### EXERCISE INSTRUCTIONS
The word "Widget" occurs in some of the lines below; copy each of those lines.

** RECORDS PROVIDED follows **

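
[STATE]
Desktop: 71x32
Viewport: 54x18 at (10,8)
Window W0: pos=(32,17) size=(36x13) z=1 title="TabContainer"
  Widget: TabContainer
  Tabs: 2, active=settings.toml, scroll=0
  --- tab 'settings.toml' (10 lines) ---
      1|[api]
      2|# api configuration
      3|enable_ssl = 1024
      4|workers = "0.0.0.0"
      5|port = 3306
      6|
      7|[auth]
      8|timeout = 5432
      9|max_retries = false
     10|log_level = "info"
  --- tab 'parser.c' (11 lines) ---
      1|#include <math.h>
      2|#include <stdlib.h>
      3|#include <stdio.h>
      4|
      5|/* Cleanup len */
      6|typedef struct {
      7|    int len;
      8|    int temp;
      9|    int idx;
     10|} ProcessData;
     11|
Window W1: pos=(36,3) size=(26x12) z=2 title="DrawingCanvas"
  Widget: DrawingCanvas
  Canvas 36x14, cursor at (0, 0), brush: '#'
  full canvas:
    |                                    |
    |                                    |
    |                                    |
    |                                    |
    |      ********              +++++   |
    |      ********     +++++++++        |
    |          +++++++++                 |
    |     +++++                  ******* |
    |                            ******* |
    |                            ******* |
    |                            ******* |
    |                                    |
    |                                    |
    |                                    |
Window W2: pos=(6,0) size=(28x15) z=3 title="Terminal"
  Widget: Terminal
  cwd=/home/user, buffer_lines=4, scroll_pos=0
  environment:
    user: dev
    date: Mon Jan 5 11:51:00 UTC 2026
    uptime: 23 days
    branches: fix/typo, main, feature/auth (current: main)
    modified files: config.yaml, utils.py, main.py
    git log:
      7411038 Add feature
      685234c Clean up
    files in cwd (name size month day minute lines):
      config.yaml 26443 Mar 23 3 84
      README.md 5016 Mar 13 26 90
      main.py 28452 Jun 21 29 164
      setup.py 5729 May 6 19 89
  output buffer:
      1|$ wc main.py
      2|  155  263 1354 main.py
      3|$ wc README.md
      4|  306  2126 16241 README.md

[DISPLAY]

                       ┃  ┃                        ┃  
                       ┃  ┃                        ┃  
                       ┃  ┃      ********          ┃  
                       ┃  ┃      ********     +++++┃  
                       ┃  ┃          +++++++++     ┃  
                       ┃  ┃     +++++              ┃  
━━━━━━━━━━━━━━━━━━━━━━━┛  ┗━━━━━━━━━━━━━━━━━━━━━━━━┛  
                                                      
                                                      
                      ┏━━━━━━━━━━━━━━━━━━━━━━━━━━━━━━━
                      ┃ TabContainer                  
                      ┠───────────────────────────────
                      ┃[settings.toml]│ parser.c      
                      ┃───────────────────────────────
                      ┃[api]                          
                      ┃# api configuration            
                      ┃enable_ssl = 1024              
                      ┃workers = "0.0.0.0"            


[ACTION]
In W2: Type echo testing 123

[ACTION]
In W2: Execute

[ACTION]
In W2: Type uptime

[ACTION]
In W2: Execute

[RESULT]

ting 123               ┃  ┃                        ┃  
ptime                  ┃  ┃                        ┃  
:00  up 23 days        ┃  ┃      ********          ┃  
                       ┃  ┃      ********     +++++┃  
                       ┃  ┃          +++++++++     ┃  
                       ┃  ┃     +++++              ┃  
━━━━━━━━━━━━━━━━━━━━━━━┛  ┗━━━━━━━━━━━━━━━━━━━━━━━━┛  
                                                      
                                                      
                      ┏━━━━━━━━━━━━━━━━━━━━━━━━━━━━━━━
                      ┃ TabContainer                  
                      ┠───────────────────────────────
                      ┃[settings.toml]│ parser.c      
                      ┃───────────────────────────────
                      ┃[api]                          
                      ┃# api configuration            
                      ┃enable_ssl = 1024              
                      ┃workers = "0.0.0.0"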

** End of RECORDS PROVIDED **
** RECORDS PROVIDED follows **

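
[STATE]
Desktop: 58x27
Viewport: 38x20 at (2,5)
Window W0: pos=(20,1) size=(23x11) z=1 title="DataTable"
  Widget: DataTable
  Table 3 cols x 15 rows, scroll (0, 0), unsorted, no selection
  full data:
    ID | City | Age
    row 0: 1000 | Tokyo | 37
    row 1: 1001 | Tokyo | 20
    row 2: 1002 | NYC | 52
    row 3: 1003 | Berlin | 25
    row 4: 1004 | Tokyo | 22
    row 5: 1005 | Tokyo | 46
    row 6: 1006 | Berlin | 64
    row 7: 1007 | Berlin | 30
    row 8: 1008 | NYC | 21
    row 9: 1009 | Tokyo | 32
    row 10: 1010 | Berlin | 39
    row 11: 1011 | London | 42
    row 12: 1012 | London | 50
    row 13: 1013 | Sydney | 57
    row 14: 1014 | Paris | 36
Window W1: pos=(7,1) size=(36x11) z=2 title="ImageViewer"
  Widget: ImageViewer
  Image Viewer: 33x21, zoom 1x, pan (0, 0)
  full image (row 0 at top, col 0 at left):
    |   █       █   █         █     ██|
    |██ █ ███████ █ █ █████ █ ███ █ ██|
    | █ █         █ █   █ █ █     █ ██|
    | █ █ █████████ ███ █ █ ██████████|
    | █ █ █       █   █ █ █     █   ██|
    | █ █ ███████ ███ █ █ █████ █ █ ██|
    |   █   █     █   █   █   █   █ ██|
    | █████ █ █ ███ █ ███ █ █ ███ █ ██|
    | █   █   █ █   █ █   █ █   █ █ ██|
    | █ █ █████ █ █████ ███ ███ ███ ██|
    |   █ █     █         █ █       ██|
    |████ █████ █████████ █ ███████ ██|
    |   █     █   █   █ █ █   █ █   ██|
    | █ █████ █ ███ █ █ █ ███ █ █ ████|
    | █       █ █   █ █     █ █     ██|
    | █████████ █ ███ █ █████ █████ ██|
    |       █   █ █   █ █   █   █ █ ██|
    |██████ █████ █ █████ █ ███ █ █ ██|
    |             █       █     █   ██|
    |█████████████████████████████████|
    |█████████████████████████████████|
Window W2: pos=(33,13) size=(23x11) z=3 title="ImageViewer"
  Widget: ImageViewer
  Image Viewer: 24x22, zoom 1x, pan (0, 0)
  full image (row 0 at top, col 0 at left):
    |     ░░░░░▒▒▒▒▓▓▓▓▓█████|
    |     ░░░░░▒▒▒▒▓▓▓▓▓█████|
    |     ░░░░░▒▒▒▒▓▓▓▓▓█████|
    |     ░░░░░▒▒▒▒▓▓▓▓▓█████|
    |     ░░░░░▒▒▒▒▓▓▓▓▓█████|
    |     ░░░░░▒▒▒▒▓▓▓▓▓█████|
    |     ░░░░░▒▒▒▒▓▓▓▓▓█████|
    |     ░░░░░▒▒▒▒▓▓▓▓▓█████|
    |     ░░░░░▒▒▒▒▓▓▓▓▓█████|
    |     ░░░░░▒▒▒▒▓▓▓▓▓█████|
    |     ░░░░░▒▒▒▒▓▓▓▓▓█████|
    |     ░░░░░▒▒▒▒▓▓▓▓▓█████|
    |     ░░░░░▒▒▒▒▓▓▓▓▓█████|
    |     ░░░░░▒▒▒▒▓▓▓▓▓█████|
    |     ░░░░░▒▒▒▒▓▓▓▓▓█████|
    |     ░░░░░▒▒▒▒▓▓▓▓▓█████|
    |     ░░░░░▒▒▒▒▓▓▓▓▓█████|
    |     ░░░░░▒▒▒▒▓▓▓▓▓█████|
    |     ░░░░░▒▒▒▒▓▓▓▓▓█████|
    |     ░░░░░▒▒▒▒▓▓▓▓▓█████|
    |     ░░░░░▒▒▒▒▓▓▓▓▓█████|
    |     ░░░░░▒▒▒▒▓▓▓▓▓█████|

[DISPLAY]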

** End of RECORDS PROVIDED **

### ANSWER TO THE PROBLEM
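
  Widget: TabContainer
  Widget: DrawingCanvas
  Widget: Terminal
  Widget: DataTable
  Widget: ImageViewer
  Widget: ImageViewer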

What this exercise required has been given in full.